[[ EXTRACTED DATA, beginning ]]

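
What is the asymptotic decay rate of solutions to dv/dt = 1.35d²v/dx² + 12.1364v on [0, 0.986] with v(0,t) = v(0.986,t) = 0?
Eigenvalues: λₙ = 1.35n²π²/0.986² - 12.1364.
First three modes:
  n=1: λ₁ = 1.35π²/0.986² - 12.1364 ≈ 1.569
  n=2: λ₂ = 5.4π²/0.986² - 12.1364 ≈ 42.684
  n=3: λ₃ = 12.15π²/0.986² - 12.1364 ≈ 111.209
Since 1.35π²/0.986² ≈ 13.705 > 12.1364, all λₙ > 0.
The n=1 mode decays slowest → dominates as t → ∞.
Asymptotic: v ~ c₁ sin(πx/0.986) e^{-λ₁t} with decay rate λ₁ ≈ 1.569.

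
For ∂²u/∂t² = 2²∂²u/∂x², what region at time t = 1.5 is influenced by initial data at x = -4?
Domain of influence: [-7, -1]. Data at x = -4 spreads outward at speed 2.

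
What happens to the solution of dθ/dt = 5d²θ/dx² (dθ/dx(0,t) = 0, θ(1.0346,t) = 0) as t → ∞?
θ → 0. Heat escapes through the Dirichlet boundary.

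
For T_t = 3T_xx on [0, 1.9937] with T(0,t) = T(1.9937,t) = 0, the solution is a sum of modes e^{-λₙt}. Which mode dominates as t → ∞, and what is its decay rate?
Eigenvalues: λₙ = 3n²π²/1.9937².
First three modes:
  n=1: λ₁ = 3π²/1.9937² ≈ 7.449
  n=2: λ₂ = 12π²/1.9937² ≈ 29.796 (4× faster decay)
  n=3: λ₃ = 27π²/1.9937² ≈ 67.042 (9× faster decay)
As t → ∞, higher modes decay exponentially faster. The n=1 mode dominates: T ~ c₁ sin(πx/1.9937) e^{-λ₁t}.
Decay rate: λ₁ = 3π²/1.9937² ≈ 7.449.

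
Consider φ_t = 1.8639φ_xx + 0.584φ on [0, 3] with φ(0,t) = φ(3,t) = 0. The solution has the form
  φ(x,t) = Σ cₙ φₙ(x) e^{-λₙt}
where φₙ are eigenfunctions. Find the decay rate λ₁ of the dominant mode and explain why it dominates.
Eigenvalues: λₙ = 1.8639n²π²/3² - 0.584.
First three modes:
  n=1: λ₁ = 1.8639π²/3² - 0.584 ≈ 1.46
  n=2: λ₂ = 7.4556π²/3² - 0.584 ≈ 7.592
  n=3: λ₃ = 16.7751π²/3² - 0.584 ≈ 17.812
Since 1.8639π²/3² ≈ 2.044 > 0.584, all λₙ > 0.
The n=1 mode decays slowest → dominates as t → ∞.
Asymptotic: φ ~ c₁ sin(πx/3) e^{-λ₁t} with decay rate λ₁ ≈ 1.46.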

[[ EXTRACTED DATA, end ]]
[[ EXTRACTED DATA, beginning ]]

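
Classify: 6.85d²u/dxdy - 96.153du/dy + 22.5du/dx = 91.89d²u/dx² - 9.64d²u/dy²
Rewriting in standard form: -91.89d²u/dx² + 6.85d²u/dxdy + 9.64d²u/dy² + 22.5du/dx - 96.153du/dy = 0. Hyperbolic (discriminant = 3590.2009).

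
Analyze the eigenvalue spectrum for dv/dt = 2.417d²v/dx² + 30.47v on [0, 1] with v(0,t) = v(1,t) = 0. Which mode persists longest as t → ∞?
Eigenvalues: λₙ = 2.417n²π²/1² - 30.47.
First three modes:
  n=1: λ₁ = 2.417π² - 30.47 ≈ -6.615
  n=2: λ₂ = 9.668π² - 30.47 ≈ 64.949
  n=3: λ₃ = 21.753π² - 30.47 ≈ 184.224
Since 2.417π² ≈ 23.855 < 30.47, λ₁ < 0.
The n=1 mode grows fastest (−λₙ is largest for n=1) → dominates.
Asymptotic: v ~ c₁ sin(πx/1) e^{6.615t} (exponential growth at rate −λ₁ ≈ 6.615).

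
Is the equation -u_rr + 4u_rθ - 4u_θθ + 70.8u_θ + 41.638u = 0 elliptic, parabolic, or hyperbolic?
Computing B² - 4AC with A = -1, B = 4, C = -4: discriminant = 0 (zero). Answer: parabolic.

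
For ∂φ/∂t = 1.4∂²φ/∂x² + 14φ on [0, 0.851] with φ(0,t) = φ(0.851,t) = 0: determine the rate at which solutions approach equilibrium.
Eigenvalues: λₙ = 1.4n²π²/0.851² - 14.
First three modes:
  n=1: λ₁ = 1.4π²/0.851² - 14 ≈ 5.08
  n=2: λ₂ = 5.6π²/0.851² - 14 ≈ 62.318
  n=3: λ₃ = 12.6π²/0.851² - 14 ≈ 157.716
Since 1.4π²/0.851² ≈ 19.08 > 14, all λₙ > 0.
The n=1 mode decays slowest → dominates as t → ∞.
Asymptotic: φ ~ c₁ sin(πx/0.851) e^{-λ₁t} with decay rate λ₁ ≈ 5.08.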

[[ EXTRACTED DATA, end ]]

- TASK BRIEF
Using the entries above, repeat only the lines from the one containing "For ∂²u/∂t² = 2²∂²u/∂x², what" through the one containing "φ(x,t) = Σ cₙ", end lines included.

- REPLY
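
For ∂²u/∂t² = 2²∂²u/∂x², what region at time t = 1.5 is influenced by initial data at x = -4?
Domain of influence: [-7, -1]. Data at x = -4 spreads outward at speed 2.

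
What happens to the solution of dθ/dt = 5d²θ/dx² (dθ/dx(0,t) = 0, θ(1.0346,t) = 0) as t → ∞?
θ → 0. Heat escapes through the Dirichlet boundary.

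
For T_t = 3T_xx on [0, 1.9937] with T(0,t) = T(1.9937,t) = 0, the solution is a sum of modes e^{-λₙt}. Which mode dominates as t → ∞, and what is its decay rate?
Eigenvalues: λₙ = 3n²π²/1.9937².
First three modes:
  n=1: λ₁ = 3π²/1.9937² ≈ 7.449
  n=2: λ₂ = 12π²/1.9937² ≈ 29.796 (4× faster decay)
  n=3: λ₃ = 27π²/1.9937² ≈ 67.042 (9× faster decay)
As t → ∞, higher modes decay exponentially faster. The n=1 mode dominates: T ~ c₁ sin(πx/1.9937) e^{-λ₁t}.
Decay rate: λ₁ = 3π²/1.9937² ≈ 7.449.

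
Consider φ_t = 1.8639φ_xx + 0.584φ on [0, 3] with φ(0,t) = φ(3,t) = 0. The solution has the form
  φ(x,t) = Σ cₙ φₙ(x) e^{-λₙt}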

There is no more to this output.